REQUIREMENT
Could you copy every line of the data that contains "columns"?
**** EXERCISE DATA
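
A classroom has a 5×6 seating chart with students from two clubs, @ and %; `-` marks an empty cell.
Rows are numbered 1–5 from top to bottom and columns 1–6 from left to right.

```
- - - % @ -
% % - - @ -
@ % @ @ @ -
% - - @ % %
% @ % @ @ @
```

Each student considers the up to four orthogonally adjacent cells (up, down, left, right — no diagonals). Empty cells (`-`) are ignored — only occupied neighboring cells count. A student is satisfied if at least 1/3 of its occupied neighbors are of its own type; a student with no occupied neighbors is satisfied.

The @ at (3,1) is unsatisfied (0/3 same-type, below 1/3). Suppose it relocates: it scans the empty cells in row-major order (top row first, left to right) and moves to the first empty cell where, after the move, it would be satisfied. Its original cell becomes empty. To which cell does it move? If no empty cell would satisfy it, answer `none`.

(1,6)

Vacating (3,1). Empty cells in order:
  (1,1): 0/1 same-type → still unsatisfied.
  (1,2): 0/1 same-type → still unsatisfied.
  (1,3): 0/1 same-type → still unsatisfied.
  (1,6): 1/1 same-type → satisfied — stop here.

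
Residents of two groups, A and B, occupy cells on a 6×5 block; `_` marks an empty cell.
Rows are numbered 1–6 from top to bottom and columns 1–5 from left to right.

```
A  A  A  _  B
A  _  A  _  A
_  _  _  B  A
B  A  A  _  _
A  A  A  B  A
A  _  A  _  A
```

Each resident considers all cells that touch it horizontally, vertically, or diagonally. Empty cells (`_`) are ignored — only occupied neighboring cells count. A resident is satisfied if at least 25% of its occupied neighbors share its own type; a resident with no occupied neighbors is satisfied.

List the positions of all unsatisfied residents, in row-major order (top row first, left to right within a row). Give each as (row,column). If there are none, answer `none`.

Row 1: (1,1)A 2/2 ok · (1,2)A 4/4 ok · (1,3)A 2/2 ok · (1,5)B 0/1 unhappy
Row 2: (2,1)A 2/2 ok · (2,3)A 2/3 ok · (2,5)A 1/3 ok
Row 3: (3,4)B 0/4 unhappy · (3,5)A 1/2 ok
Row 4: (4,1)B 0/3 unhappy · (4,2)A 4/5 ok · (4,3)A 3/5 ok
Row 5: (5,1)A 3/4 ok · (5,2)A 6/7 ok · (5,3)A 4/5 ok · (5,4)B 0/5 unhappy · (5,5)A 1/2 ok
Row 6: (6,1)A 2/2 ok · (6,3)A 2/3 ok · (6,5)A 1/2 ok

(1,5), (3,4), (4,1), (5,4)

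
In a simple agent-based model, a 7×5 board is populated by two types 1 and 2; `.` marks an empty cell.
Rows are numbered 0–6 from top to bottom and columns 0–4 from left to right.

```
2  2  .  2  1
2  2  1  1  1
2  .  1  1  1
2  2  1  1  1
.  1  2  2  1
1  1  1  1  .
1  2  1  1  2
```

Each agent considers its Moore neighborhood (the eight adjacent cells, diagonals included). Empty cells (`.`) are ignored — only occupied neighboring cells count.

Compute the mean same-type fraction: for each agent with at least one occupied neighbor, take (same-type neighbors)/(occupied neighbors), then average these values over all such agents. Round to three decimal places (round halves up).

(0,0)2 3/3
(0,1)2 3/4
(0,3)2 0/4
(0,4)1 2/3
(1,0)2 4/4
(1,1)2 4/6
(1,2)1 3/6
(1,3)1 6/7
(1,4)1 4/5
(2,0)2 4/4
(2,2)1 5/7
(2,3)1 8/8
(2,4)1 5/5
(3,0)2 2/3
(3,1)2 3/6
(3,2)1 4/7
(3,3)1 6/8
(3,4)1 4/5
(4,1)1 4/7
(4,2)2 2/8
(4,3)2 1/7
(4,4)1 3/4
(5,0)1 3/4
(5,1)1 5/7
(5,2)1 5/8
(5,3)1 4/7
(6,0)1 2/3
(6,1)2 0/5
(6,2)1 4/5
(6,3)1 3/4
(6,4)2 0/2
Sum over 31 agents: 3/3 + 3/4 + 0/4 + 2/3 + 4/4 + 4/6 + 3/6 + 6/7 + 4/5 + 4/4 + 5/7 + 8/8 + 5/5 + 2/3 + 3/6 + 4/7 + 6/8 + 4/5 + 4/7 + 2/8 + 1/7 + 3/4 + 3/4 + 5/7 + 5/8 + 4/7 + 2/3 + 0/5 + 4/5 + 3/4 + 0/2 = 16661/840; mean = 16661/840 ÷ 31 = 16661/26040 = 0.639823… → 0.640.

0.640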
********
WORKED SOLUTION
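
Rows are numbered 1–5 from top to bottom and columns 1–6 from left to right.
Rows are numbered 1–6 from top to bottom and columns 1–5 from left to right.
Rows are numbered 0–6 from top to bottom and columns 0–4 from left to right.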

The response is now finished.